WHAT THIS TASK INVOLVES
Every line from the one containing "are to be solved" to the one containing "In a planar" in the records below, both included, must be set down exactly, and no other line.

—————

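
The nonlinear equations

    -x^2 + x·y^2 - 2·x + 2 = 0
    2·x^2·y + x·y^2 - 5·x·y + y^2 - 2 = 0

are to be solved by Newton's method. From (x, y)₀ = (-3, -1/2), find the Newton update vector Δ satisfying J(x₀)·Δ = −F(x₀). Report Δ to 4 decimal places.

(0.0347, 0.5342)

At (-3, -1/2): F = (-1.7500, -19.0000).
Jacobian J = [[-2·x + y^2 - 2, 2·x·y], [4·x·y + y^2 - 5·y, 2·x^2 + 2·x·y - 5·x + 2·y]].
At the point, J = [[4.2500, 3.0000], [8.7500, 35.0000]] (det J = 122.5000).
Solving J·Δ = −F gives Δ = (0.0347, 0.5342).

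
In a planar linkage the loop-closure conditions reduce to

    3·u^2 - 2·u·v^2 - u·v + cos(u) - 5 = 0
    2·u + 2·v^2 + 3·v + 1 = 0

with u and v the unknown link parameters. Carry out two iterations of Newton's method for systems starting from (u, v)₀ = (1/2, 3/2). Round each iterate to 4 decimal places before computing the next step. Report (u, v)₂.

(-1.8122, 0.6311)

At (1/2, 3/2): F = (-6.372417, 11.0000).
Jacobian J = [[6·u - 2·v^2 - v - sin(u), -4·u·v - u], [2, 4·v + 3]].
At the point, J = [[-3.479426, -3.5000], [2.0000, 9.0000]] (det J = -24.314830).
Solving J·Δ = −F gives Δ = (-0.7753, -1.0499).
Then the next iterate is (u, v)₁ = (-0.2753, 0.4501).
Round to (-0.2753, 0.4501) and repeat: F = (-3.574827, 2.204880), J = [[-2.235244, 0.770950], [2.0000, 4.8004]].
Δ = (-1.5369, 0.1810), so (u, v)₂ = (-1.8122, 0.6311).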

—————

TASK ANSWER
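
are to be solved by Newton's method. From (x, y)₀ = (-3, -1/2), find the Newton update vector Δ satisfying J(x₀)·Δ = −F(x₀). Report Δ to 4 decimal places.

(0.0347, 0.5342)

At (-3, -1/2): F = (-1.7500, -19.0000).
Jacobian J = [[-2·x + y^2 - 2, 2·x·y], [4·x·y + y^2 - 5·y, 2·x^2 + 2·x·y - 5·x + 2·y]].
At the point, J = [[4.2500, 3.0000], [8.7500, 35.0000]] (det J = 122.5000).
Solving J·Δ = −F gives Δ = (0.0347, 0.5342).

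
In a planar linkage the loop-closure conditions reduce to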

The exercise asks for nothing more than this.